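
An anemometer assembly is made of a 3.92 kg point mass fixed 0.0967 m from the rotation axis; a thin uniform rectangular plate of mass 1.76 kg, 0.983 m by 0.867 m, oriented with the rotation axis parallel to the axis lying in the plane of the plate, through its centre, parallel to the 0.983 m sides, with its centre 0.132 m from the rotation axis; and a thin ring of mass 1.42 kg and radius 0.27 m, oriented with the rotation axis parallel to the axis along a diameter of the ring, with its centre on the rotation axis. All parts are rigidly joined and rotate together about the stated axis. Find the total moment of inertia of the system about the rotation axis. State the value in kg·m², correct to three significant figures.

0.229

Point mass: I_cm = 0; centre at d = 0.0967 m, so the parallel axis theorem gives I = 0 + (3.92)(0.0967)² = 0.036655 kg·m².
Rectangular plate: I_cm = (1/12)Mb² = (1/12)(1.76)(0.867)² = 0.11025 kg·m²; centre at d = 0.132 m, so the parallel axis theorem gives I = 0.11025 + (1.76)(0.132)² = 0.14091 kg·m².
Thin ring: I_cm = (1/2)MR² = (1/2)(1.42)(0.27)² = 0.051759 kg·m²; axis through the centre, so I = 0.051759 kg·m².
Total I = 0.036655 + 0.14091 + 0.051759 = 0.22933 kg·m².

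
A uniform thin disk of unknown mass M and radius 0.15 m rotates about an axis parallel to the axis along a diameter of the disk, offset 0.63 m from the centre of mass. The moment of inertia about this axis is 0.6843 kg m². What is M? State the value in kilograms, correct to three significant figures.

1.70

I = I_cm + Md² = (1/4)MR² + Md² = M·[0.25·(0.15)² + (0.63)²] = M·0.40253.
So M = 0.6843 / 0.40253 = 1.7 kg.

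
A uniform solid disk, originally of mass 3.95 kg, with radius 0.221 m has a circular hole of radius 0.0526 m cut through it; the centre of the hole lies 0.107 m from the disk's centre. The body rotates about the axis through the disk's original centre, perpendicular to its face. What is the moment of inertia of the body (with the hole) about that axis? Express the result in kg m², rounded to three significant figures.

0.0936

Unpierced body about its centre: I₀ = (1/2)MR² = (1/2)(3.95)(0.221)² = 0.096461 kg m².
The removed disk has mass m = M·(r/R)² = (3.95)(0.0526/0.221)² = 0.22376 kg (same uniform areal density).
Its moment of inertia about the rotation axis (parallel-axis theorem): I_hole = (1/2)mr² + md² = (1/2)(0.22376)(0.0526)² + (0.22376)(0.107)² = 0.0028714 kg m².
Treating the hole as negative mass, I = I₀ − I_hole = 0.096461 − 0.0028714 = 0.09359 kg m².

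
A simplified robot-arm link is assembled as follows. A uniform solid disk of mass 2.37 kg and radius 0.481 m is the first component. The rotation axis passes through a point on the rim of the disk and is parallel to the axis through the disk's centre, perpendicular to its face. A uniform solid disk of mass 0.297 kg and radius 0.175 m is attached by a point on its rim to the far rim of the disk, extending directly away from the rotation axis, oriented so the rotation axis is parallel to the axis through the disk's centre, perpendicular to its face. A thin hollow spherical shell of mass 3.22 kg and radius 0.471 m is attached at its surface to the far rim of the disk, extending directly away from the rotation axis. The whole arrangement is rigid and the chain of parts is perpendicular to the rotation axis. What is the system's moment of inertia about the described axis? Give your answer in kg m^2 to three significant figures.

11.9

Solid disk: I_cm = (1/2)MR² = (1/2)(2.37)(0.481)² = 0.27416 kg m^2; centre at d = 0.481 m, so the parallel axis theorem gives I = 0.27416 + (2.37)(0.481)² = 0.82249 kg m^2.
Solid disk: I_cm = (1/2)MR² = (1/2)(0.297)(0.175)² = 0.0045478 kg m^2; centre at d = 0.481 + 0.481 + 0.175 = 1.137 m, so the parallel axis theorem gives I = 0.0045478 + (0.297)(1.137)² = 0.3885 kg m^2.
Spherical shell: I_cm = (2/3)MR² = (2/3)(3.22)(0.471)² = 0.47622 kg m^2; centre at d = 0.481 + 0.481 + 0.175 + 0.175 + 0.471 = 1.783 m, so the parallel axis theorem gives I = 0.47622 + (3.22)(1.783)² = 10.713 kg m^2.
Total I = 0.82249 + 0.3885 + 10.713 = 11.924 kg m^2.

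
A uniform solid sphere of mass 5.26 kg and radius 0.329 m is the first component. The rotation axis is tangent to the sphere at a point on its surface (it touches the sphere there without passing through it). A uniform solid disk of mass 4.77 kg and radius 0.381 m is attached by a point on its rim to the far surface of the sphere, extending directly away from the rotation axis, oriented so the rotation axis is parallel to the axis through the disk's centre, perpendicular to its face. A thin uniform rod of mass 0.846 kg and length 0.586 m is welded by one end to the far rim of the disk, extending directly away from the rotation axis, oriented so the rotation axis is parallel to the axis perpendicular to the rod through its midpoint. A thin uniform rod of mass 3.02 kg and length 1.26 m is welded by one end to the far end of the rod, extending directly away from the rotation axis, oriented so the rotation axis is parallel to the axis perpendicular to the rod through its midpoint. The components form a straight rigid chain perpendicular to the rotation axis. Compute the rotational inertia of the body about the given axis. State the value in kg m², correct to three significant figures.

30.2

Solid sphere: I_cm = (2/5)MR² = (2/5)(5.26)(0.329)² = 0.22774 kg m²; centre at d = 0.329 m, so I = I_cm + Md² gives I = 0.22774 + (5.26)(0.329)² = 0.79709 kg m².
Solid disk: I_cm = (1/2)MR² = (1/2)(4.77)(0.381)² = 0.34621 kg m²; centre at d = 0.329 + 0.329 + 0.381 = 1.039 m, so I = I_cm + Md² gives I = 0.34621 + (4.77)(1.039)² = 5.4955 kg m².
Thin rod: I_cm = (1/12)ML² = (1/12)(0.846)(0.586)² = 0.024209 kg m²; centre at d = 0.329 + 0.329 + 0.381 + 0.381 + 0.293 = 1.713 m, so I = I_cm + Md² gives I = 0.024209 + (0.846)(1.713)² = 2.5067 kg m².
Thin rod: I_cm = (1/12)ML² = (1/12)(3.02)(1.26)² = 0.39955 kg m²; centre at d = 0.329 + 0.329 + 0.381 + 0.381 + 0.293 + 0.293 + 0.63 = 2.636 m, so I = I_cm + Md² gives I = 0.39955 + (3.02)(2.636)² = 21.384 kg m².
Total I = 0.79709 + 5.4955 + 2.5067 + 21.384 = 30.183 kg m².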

....

◆ Task to carry out: Nothing in the records may change; write them out again in full.

◆ Solution for this exercise:
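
An anemometer assembly is made of a 3.92 kg point mass fixed 0.0967 m from the rotation axis; a thin uniform rectangular plate of mass 1.76 kg, 0.983 m by 0.867 m, oriented with the rotation axis parallel to the axis lying in the plane of the plate, through its centre, parallel to the 0.983 m sides, with its centre 0.132 m from the rotation axis; and a thin ring of mass 1.42 kg and radius 0.27 m, oriented with the rotation axis parallel to the axis along a diameter of the ring, with its centre on the rotation axis. All parts are rigidly joined and rotate together about the stated axis. Find the total moment of inertia of the system about the rotation axis. State the value in kg·m², correct to three significant figures.

0.229

Point mass: I_cm = 0; centre at d = 0.0967 m, so the parallel axis theorem gives I = 0 + (3.92)(0.0967)² = 0.036655 kg·m².
Rectangular plate: I_cm = (1/12)Mb² = (1/12)(1.76)(0.867)² = 0.11025 kg·m²; centre at d = 0.132 m, so the parallel axis theorem gives I = 0.11025 + (1.76)(0.132)² = 0.14091 kg·m².
Thin ring: I_cm = (1/2)MR² = (1/2)(1.42)(0.27)² = 0.051759 kg·m²; axis through the centre, so I = 0.051759 kg·m².
Total I = 0.036655 + 0.14091 + 0.051759 = 0.22933 kg·m².

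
A uniform thin disk of unknown mass M and radius 0.15 m rotates about an axis parallel to the axis along a diameter of the disk, offset 0.63 m from the centre of mass. The moment of inertia about this axis is 0.6843 kg m². What is M? State the value in kilograms, correct to three significant figures.

1.70

I = I_cm + Md² = (1/4)MR² + Md² = M·[0.25·(0.15)² + (0.63)²] = M·0.40253.
So M = 0.6843 / 0.40253 = 1.7 kg.

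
A uniform solid disk, originally of mass 3.95 kg, with radius 0.221 m has a circular hole of radius 0.0526 m cut through it; the centre of the hole lies 0.107 m from the disk's centre. The body rotates about the axis through the disk's original centre, perpendicular to its face. What is the moment of inertia of the body (with the hole) about that axis? Express the result in kg m², rounded to three significant figures.

0.0936

Unpierced body about its centre: I₀ = (1/2)MR² = (1/2)(3.95)(0.221)² = 0.096461 kg m².
The removed disk has mass m = M·(r/R)² = (3.95)(0.0526/0.221)² = 0.22376 kg (same uniform areal density).
Its moment of inertia about the rotation axis (parallel-axis theorem): I_hole = (1/2)mr² + md² = (1/2)(0.22376)(0.0526)² + (0.22376)(0.107)² = 0.0028714 kg m².
Treating the hole as negative mass, I = I₀ − I_hole = 0.096461 − 0.0028714 = 0.09359 kg m².

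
A simplified robot-arm link is assembled as follows. A uniform solid disk of mass 2.37 kg and radius 0.481 m is the first component. The rotation axis passes through a point on the rim of the disk and is parallel to the axis through the disk's centre, perpendicular to its face. A uniform solid disk of mass 0.297 kg and radius 0.175 m is attached by a point on its rim to the far rim of the disk, extending directly away from the rotation axis, oriented so the rotation axis is parallel to the axis through the disk's centre, perpendicular to its face. A thin hollow spherical shell of mass 3.22 kg and radius 0.471 m is attached at its surface to the far rim of the disk, extending directly away from the rotation axis. The whole arrangement is rigid and the chain of parts is perpendicular to the rotation axis. What is the system's moment of inertia about the described axis? Give your answer in kg m^2 to three significant figures.

11.9

Solid disk: I_cm = (1/2)MR² = (1/2)(2.37)(0.481)² = 0.27416 kg m^2; centre at d = 0.481 m, so the parallel axis theorem gives I = 0.27416 + (2.37)(0.481)² = 0.82249 kg m^2.
Solid disk: I_cm = (1/2)MR² = (1/2)(0.297)(0.175)² = 0.0045478 kg m^2; centre at d = 0.481 + 0.481 + 0.175 = 1.137 m, so the parallel axis theorem gives I = 0.0045478 + (0.297)(1.137)² = 0.3885 kg m^2.
Spherical shell: I_cm = (2/3)MR² = (2/3)(3.22)(0.471)² = 0.47622 kg m^2; centre at d = 0.481 + 0.481 + 0.175 + 0.175 + 0.471 = 1.783 m, so the parallel axis theorem gives I = 0.47622 + (3.22)(1.783)² = 10.713 kg m^2.
Total I = 0.82249 + 0.3885 + 10.713 = 11.924 kg m^2.

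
A uniform solid sphere of mass 5.26 kg and radius 0.329 m is the first component. The rotation axis is tangent to the sphere at a point on its surface (it touches the sphere there without passing through it). A uniform solid disk of mass 4.77 kg and radius 0.381 m is attached by a point on its rim to the far surface of the sphere, extending directly away from the rotation axis, oriented so the rotation axis is parallel to the axis through the disk's centre, perpendicular to its face. A thin uniform rod of mass 0.846 kg and length 0.586 m is welded by one end to the far rim of the disk, extending directly away from the rotation axis, oriented so the rotation axis is parallel to the axis perpendicular to the rod through its midpoint. A thin uniform rod of mass 3.02 kg and length 1.26 m is welded by one end to the far end of the rod, extending directly away from the rotation axis, oriented so the rotation axis is parallel to the axis perpendicular to the rod through its midpoint. The components form a straight rigid chain perpendicular to the rotation axis. Compute the rotational inertia of the body about the given axis. State the value in kg m², correct to three significant figures.

30.2

Solid sphere: I_cm = (2/5)MR² = (2/5)(5.26)(0.329)² = 0.22774 kg m²; centre at d = 0.329 m, so I = I_cm + Md² gives I = 0.22774 + (5.26)(0.329)² = 0.79709 kg m².
Solid disk: I_cm = (1/2)MR² = (1/2)(4.77)(0.381)² = 0.34621 kg m²; centre at d = 0.329 + 0.329 + 0.381 = 1.039 m, so I = I_cm + Md² gives I = 0.34621 + (4.77)(1.039)² = 5.4955 kg m².
Thin rod: I_cm = (1/12)ML² = (1/12)(0.846)(0.586)² = 0.024209 kg m²; centre at d = 0.329 + 0.329 + 0.381 + 0.381 + 0.293 = 1.713 m, so I = I_cm + Md² gives I = 0.024209 + (0.846)(1.713)² = 2.5067 kg m².
Thin rod: I_cm = (1/12)ML² = (1/12)(3.02)(1.26)² = 0.39955 kg m²; centre at d = 0.329 + 0.329 + 0.381 + 0.381 + 0.293 + 0.293 + 0.63 = 2.636 m, so I = I_cm + Md² gives I = 0.39955 + (3.02)(2.636)² = 21.384 kg m².
Total I = 0.79709 + 5.4955 + 2.5067 + 21.384 = 30.183 kg m².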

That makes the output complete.